__DESCRIPTION OF THE TASK__
Make a tally of the lines in the records that include the string "target", and give only that number.

__Saved entries__
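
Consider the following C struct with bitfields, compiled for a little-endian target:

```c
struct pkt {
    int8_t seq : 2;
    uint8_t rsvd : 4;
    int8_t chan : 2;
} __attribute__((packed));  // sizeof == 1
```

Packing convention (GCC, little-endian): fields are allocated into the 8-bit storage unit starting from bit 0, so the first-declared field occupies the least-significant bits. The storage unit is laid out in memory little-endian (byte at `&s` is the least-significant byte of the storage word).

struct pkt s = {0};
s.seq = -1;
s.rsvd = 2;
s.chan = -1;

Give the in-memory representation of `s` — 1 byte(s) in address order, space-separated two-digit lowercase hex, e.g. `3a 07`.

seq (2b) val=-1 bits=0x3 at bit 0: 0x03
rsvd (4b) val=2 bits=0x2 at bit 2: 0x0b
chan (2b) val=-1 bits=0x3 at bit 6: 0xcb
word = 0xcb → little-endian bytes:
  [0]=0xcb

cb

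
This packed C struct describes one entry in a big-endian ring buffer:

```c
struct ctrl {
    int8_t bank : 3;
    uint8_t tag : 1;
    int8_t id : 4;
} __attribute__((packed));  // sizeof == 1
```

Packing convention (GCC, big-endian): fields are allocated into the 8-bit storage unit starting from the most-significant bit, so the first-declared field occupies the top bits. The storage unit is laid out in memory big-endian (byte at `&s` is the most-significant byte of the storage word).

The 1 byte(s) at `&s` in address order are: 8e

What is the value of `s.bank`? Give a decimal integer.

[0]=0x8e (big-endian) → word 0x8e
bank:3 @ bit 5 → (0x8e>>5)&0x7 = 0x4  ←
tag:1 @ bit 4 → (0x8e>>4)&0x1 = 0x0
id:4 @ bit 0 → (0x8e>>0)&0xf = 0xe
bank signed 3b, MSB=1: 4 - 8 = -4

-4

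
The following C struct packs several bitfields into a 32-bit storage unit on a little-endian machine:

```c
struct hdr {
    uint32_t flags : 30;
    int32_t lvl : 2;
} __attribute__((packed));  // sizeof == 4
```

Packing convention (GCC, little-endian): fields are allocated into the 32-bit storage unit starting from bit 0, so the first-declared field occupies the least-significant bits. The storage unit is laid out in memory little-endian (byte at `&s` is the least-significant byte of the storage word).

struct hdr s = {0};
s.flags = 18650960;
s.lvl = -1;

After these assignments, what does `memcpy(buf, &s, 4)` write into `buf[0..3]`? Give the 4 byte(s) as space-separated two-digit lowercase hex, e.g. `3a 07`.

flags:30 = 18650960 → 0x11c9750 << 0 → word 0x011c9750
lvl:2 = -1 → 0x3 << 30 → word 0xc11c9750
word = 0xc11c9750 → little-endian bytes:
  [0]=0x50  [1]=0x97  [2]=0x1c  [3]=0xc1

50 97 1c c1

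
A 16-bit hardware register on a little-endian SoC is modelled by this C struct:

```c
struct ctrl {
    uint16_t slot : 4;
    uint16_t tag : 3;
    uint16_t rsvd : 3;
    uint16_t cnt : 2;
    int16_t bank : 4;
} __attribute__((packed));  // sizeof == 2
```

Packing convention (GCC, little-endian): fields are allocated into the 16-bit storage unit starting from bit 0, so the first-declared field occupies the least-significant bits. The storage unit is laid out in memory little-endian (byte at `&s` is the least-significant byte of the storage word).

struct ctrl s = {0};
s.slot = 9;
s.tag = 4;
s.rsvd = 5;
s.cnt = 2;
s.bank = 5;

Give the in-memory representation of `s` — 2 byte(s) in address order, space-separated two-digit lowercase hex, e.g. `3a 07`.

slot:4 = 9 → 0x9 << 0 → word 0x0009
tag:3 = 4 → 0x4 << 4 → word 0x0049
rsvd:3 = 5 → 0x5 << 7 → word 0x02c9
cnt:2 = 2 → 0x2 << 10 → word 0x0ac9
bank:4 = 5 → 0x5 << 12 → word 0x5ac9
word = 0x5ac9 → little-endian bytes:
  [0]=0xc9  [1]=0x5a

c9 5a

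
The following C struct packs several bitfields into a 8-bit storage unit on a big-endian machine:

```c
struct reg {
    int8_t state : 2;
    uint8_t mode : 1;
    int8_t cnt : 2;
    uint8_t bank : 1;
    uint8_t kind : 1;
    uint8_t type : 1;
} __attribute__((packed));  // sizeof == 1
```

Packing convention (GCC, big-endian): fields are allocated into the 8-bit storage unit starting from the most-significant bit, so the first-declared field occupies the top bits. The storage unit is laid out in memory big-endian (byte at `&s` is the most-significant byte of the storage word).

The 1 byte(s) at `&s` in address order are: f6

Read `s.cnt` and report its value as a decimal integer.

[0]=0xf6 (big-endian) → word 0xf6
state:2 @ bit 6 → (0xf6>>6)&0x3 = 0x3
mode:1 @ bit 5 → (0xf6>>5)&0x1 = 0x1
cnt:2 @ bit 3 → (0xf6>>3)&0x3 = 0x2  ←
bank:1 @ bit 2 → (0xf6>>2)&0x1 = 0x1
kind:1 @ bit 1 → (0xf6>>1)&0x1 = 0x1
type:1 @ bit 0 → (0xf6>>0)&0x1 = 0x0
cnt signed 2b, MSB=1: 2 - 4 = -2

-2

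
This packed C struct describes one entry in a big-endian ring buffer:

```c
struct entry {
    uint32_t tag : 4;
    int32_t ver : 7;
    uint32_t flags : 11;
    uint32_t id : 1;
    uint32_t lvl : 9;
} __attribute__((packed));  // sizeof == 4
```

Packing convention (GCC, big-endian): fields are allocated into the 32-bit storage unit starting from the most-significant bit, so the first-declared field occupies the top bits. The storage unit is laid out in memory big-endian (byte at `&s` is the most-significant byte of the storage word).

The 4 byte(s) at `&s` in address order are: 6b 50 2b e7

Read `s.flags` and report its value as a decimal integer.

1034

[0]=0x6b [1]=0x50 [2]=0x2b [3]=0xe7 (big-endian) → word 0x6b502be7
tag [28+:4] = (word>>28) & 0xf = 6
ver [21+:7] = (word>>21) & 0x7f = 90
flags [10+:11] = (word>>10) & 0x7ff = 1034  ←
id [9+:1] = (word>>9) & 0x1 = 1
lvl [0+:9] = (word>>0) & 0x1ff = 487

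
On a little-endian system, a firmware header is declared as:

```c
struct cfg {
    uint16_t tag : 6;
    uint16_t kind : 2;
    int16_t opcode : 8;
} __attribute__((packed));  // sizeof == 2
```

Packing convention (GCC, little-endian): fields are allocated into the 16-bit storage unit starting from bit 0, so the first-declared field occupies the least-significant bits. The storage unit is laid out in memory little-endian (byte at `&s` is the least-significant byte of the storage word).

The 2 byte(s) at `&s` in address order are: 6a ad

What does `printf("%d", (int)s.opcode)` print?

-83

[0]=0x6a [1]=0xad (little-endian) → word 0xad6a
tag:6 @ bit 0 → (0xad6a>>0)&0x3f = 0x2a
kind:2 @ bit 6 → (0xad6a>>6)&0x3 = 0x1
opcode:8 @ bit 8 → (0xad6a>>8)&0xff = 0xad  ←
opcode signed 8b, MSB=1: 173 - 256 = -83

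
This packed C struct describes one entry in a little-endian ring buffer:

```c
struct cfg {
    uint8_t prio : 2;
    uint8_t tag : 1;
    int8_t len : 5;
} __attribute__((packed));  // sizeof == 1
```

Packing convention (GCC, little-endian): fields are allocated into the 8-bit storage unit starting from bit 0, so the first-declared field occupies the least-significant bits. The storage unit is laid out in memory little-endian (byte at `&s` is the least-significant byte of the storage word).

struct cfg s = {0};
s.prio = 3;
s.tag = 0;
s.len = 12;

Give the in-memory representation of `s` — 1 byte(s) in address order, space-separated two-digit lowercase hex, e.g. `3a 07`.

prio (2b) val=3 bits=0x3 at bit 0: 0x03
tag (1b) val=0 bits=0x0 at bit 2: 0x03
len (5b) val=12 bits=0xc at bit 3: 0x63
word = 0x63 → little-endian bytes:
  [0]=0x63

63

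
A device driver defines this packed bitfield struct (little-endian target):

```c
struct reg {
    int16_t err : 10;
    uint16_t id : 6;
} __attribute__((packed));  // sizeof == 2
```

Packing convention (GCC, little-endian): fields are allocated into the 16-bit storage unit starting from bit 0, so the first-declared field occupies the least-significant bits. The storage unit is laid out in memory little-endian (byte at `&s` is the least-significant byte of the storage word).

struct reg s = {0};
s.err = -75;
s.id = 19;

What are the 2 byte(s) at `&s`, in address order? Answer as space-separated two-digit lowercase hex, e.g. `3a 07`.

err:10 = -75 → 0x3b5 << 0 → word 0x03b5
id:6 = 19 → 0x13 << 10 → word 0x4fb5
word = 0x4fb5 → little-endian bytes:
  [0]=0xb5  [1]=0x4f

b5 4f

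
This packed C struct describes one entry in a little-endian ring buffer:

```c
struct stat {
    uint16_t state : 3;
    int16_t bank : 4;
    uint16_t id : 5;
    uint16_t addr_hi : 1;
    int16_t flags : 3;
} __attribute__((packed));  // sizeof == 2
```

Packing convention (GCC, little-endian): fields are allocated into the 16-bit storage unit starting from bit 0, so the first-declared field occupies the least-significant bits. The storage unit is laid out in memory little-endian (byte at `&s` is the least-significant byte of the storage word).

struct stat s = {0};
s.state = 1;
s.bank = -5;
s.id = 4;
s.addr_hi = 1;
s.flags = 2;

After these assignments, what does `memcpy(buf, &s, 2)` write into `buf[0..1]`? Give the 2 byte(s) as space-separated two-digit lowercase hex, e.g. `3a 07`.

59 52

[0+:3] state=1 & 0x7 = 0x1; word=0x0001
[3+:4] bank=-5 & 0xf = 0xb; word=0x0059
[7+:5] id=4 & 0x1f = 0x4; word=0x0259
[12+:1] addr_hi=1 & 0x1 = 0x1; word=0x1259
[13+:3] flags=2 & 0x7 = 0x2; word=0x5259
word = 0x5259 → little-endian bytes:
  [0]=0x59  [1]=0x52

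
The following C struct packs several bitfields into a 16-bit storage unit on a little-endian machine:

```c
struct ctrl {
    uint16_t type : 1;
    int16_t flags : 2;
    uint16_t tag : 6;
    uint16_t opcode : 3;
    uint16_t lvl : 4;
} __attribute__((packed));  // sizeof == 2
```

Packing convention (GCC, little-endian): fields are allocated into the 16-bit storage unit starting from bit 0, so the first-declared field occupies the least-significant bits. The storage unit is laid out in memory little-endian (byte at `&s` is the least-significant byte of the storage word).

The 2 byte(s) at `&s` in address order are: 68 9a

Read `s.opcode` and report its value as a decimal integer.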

__WRITTEN REPLY__
2